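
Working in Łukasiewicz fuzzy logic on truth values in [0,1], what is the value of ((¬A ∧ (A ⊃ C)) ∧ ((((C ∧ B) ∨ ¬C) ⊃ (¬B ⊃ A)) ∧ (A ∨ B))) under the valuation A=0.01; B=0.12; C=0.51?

¬A: Łukasiewicz ¬ gives 1 − 0.01 = 0.99
(A ⊃ C): min(1, 1 − 0.01 + 0.51) = 1
(¬A ∧ (A ⊃ C)) = min(0.99, 1) = 0.99
(C ∧ B) = min(0.51, 0.12) = 0.12
¬C: Łukasiewicz ¬ gives 1 − 0.51 = 0.49
((C ∧ B) ∨ ¬C) = max(0.12, 0.49) = 0.49
¬B: Łukasiewicz ¬ gives 1 − 0.12 = 0.88
(¬B ⊃ A): min(1, 1 − 0.88 + 0.01) = 0.13
(((C ∧ B) ∨ ¬C) ⊃ (¬B ⊃ A)): min(1, 1 − 0.49 + 0.13) = 0.64
(A ∨ B) = max(0.01, 0.12) = 0.12
((((C ∧ B) ∨ ¬C) ⊃ (¬B ⊃ A)) ∧ (A ∨ B)) = min(0.64, 0.12) = 0.12
((¬A ∧ (A ⊃ C)) ∧ ((((C ∧ B) ∨ ¬C) ⊃ (¬B ⊃ A)) ∧ (A ∨ B))) = min(0.99, 0.12) = 0.12

0.12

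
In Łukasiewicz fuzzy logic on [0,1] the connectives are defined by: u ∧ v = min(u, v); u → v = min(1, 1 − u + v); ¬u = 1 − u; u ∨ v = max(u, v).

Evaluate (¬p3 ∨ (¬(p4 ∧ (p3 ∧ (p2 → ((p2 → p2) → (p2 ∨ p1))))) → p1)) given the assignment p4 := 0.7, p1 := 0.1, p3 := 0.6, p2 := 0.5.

¬p3: Łukasiewicz ¬ gives 1 − 0.6 = 0.4
(p2 → p2): min(1, 1 − 0.5 + 0.5) = 1
(p2 ∨ p1) = max(0.5, 0.1) = 0.5
((p2 → p2) → (p2 ∨ p1)): min(1, 1 − 1 + 0.5) = 0.5
(p2 → ((p2 → p2) → (p2 ∨ p1))): min(1, 1 − 0.5 + 0.5) = 1
(p3 ∧ (p2 → ((p2 → p2) → (p2 ∨ p1)))) = min(0.6, 1) = 0.6
(p4 ∧ (p3 ∧ (p2 → ((p2 → p2) → (p2 ∨ p1))))) = min(0.7, 0.6) = 0.6
¬(p4 ∧ (p3 ∧ (p2 → ((p2 → p2) → (p2 ∨ p1))))): Łukasiewicz ¬ gives 1 − 0.6 = 0.4
(¬(p4 ∧ (p3 ∧ (p2 → ((p2 → p2) → (p2 ∨ p1))))) → p1): min(1, 1 − 0.4 + 0.1) = 0.7
(¬p3 ∨ (¬(p4 ∧ (p3 ∧ (p2 → ((p2 → p2) → (p2 ∨ p1))))) → p1)) = max(0.4, 0.7) = 0.7

0.70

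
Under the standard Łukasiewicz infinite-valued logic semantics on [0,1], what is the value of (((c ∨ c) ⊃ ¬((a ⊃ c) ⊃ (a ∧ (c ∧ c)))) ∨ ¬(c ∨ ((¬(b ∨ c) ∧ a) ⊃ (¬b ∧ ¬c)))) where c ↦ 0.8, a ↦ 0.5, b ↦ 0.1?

0.70

(c ∨ c) = max(0.8, 0.8) = 0.8
(a ⊃ c): min(1, 1 − 0.5 + 0.8) = 1
(c ∧ c) = min(0.8, 0.8) = 0.8
(a ∧ (c ∧ c)) = min(0.5, 0.8) = 0.5
((a ⊃ c) ⊃ (a ∧ (c ∧ c))): min(1, 1 − 1 + 0.5) = 0.5
¬((a ⊃ c) ⊃ (a ∧ (c ∧ c))): Łukasiewicz ¬ gives 1 − 0.5 = 0.5
((c ∨ c) ⊃ ¬((a ⊃ c) ⊃ (a ∧ (c ∧ c)))): min(1, 1 − 0.8 + 0.5) = 0.7
(b ∨ c) = max(0.1, 0.8) = 0.8
¬(b ∨ c): Łukasiewicz ¬ gives 1 − 0.8 = 0.2
(¬(b ∨ c) ∧ a) = min(0.2, 0.5) = 0.2
¬b: Łukasiewicz ¬ gives 1 − 0.1 = 0.9
¬c: Łukasiewicz ¬ gives 1 − 0.8 = 0.2
(¬b ∧ ¬c) = min(0.9, 0.2) = 0.2
((¬(b ∨ c) ∧ a) ⊃ (¬b ∧ ¬c)): min(1, 1 − 0.2 + 0.2) = 1
(c ∨ ((¬(b ∨ c) ∧ a) ⊃ (¬b ∧ ¬c))) = max(0.8, 1) = 1
¬(c ∨ ((¬(b ∨ c) ∧ a) ⊃ (¬b ∧ ¬c))): Łukasiewicz ¬ gives 1 − 1 = 0
(((c ∨ c) ⊃ ¬((a ⊃ c) ⊃ (a ∧ (c ∧ c)))) ∨ ¬(c ∨ ((¬(b ∨ c) ∧ a) ⊃ (¬b ∧ ¬c)))) = max(0.7, 0) = 0.7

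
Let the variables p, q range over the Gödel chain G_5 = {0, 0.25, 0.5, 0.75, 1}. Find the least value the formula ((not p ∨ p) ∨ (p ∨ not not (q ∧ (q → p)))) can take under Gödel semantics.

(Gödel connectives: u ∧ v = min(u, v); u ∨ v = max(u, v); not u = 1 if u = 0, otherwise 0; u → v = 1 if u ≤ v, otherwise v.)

0.25

The minimum is attained at p = 0.25, q = 0:
  not p: Gödel ¬ of 0.25 = 0 (operand ≠ 0)
  (not p ∨ p) = max(0, 0.25) = 0.25
  (q → p): 0 ≤ 0.25, so result = 1
  (q ∧ (q → p)) = min(0, 1) = 0
  not (q ∧ (q → p)): Gödel ¬ of 0 = 1 (operand is 0)
  not not (q ∧ (q → p)): Gödel ¬ of 1 = 0 (operand ≠ 0)
  (p ∨ not not (q ∧ (q → p))) = max(0.25, 0) = 0.25
  ((not p ∨ p) ∨ (p ∨ not not (q ∧ (q → p)))) = max(0.25, 0.25) = 0.25
Checking all 25 assignments confirms none give a value below 0.25.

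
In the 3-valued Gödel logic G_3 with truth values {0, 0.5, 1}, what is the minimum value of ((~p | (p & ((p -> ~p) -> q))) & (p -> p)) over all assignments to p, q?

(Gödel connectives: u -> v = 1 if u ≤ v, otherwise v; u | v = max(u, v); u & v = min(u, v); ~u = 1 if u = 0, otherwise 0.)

The minimum is attained at p = 0.5, q = 0:
  ~p: Gödel ¬ of 0.5 = 0 (operand ≠ 0)
  ~p: Gödel ¬ of 0.5 = 0 (operand ≠ 0)
  (p -> ~p): 0.5 > 0, so result = 0
  ((p -> ~p) -> q): 0 ≤ 0, so result = 1
  (p & ((p -> ~p) -> q)) = min(0.5, 1) = 0.5
  (~p | (p & ((p -> ~p) -> q))) = max(0, 0.5) = 0.5
  (p -> p): 0.5 ≤ 0.5, so result = 1
  ((~p | (p & ((p -> ~p) -> q))) & (p -> p)) = min(0.5, 1) = 0.5
Checking all 9 assignments confirms none give a value below 0.50.

0.50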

▶ [EXERCISE GOAL]
Reproduce the material. Keep every word as written.

▶ [ANSWER FOR THE TASK]
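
Working in Łukasiewicz fuzzy logic on truth values in [0,1], what is the value of ((¬A ∧ (A ⊃ C)) ∧ ((((C ∧ B) ∨ ¬C) ⊃ (¬B ⊃ A)) ∧ (A ∨ B))) under the valuation A=0.01; B=0.12; C=0.51?

¬A: Łukasiewicz ¬ gives 1 − 0.01 = 0.99
(A ⊃ C): min(1, 1 − 0.01 + 0.51) = 1
(¬A ∧ (A ⊃ C)) = min(0.99, 1) = 0.99
(C ∧ B) = min(0.51, 0.12) = 0.12
¬C: Łukasiewicz ¬ gives 1 − 0.51 = 0.49
((C ∧ B) ∨ ¬C) = max(0.12, 0.49) = 0.49
¬B: Łukasiewicz ¬ gives 1 − 0.12 = 0.88
(¬B ⊃ A): min(1, 1 − 0.88 + 0.01) = 0.13
(((C ∧ B) ∨ ¬C) ⊃ (¬B ⊃ A)): min(1, 1 − 0.49 + 0.13) = 0.64
(A ∨ B) = max(0.01, 0.12) = 0.12
((((C ∧ B) ∨ ¬C) ⊃ (¬B ⊃ A)) ∧ (A ∨ B)) = min(0.64, 0.12) = 0.12
((¬A ∧ (A ⊃ C)) ∧ ((((C ∧ B) ∨ ¬C) ⊃ (¬B ⊃ A)) ∧ (A ∨ B))) = min(0.99, 0.12) = 0.12

0.12

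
In Łukasiewicz fuzzy logic on [0,1] the connectives are defined by: u ∧ v = min(u, v); u → v = min(1, 1 − u + v); ¬u = 1 − u; u ∨ v = max(u, v).

Evaluate (¬p3 ∨ (¬(p4 ∧ (p3 ∧ (p2 → ((p2 → p2) → (p2 ∨ p1))))) → p1)) given the assignment p4 := 0.7, p1 := 0.1, p3 := 0.6, p2 := 0.5.

¬p3: Łukasiewicz ¬ gives 1 − 0.6 = 0.4
(p2 → p2): min(1, 1 − 0.5 + 0.5) = 1
(p2 ∨ p1) = max(0.5, 0.1) = 0.5
((p2 → p2) → (p2 ∨ p1)): min(1, 1 − 1 + 0.5) = 0.5
(p2 → ((p2 → p2) → (p2 ∨ p1))): min(1, 1 − 0.5 + 0.5) = 1
(p3 ∧ (p2 → ((p2 → p2) → (p2 ∨ p1)))) = min(0.6, 1) = 0.6
(p4 ∧ (p3 ∧ (p2 → ((p2 → p2) → (p2 ∨ p1))))) = min(0.7, 0.6) = 0.6
¬(p4 ∧ (p3 ∧ (p2 → ((p2 → p2) → (p2 ∨ p1))))): Łukasiewicz ¬ gives 1 − 0.6 = 0.4
(¬(p4 ∧ (p3 ∧ (p2 → ((p2 → p2) → (p2 ∨ p1))))) → p1): min(1, 1 − 0.4 + 0.1) = 0.7
(¬p3 ∨ (¬(p4 ∧ (p3 ∧ (p2 → ((p2 → p2) → (p2 ∨ p1))))) → p1)) = max(0.4, 0.7) = 0.7

0.70

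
Under the standard Łukasiewicz infinite-valued logic semantics on [0,1], what is the value of (((c ∨ c) ⊃ ¬((a ⊃ c) ⊃ (a ∧ (c ∧ c)))) ∨ ¬(c ∨ ((¬(b ∨ c) ∧ a) ⊃ (¬b ∧ ¬c)))) where c ↦ 0.8, a ↦ 0.5, b ↦ 0.1?

0.70

(c ∨ c) = max(0.8, 0.8) = 0.8
(a ⊃ c): min(1, 1 − 0.5 + 0.8) = 1
(c ∧ c) = min(0.8, 0.8) = 0.8
(a ∧ (c ∧ c)) = min(0.5, 0.8) = 0.5
((a ⊃ c) ⊃ (a ∧ (c ∧ c))): min(1, 1 − 1 + 0.5) = 0.5
¬((a ⊃ c) ⊃ (a ∧ (c ∧ c))): Łukasiewicz ¬ gives 1 − 0.5 = 0.5
((c ∨ c) ⊃ ¬((a ⊃ c) ⊃ (a ∧ (c ∧ c)))): min(1, 1 − 0.8 + 0.5) = 0.7
(b ∨ c) = max(0.1, 0.8) = 0.8
¬(b ∨ c): Łukasiewicz ¬ gives 1 − 0.8 = 0.2
(¬(b ∨ c) ∧ a) = min(0.2, 0.5) = 0.2
¬b: Łukasiewicz ¬ gives 1 − 0.1 = 0.9
¬c: Łukasiewicz ¬ gives 1 − 0.8 = 0.2
(¬b ∧ ¬c) = min(0.9, 0.2) = 0.2
((¬(b ∨ c) ∧ a) ⊃ (¬b ∧ ¬c)): min(1, 1 − 0.2 + 0.2) = 1
(c ∨ ((¬(b ∨ c) ∧ a) ⊃ (¬b ∧ ¬c))) = max(0.8, 1) = 1
¬(c ∨ ((¬(b ∨ c) ∧ a) ⊃ (¬b ∧ ¬c))): Łukasiewicz ¬ gives 1 − 1 = 0
(((c ∨ c) ⊃ ¬((a ⊃ c) ⊃ (a ∧ (c ∧ c)))) ∨ ¬(c ∨ ((¬(b ∨ c) ∧ a) ⊃ (¬b ∧ ¬c)))) = max(0.7, 0) = 0.7

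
Let the variables p, q range over the Gödel chain G_5 = {0, 0.25, 0.5, 0.75, 1}. Find the least value the formula ((not p ∨ p) ∨ (p ∨ not not (q ∧ (q → p)))) can take under Gödel semantics.

(Gödel connectives: u ∧ v = min(u, v); u ∨ v = max(u, v); not u = 1 if u = 0, otherwise 0; u → v = 1 if u ≤ v, otherwise v.)

0.25

The minimum is attained at p = 0.25, q = 0:
  not p: Gödel ¬ of 0.25 = 0 (operand ≠ 0)
  (not p ∨ p) = max(0, 0.25) = 0.25
  (q → p): 0 ≤ 0.25, so result = 1
  (q ∧ (q → p)) = min(0, 1) = 0
  not (q ∧ (q → p)): Gödel ¬ of 0 = 1 (operand is 0)
  not not (q ∧ (q → p)): Gödel ¬ of 1 = 0 (operand ≠ 0)
  (p ∨ not not (q ∧ (q → p))) = max(0.25, 0) = 0.25
  ((not p ∨ p) ∨ (p ∨ not not (q ∧ (q → p)))) = max(0.25, 0.25) = 0.25
Checking all 25 assignments confirms none give a value below 0.25.

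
In the 3-valued Gödel logic G_3 with truth values {0, 0.5, 1}, what is the minimum value of ((~p | (p & ((p -> ~p) -> q))) & (p -> p)) over all assignments to p, q?

(Gödel connectives: u -> v = 1 if u ≤ v, otherwise v; u | v = max(u, v); u & v = min(u, v); ~u = 1 if u = 0, otherwise 0.)

The minimum is attained at p = 0.5, q = 0:
  ~p: Gödel ¬ of 0.5 = 0 (operand ≠ 0)
  ~p: Gödel ¬ of 0.5 = 0 (operand ≠ 0)
  (p -> ~p): 0.5 > 0, so result = 0
  ((p -> ~p) -> q): 0 ≤ 0, so result = 1
  (p & ((p -> ~p) -> q)) = min(0.5, 1) = 0.5
  (~p | (p & ((p -> ~p) -> q))) = max(0, 0.5) = 0.5
  (p -> p): 0.5 ≤ 0.5, so result = 1
  ((~p | (p & ((p -> ~p) -> q))) & (p -> p)) = min(0.5, 1) = 0.5
Checking all 9 assignments confirms none give a value below 0.50.

0.50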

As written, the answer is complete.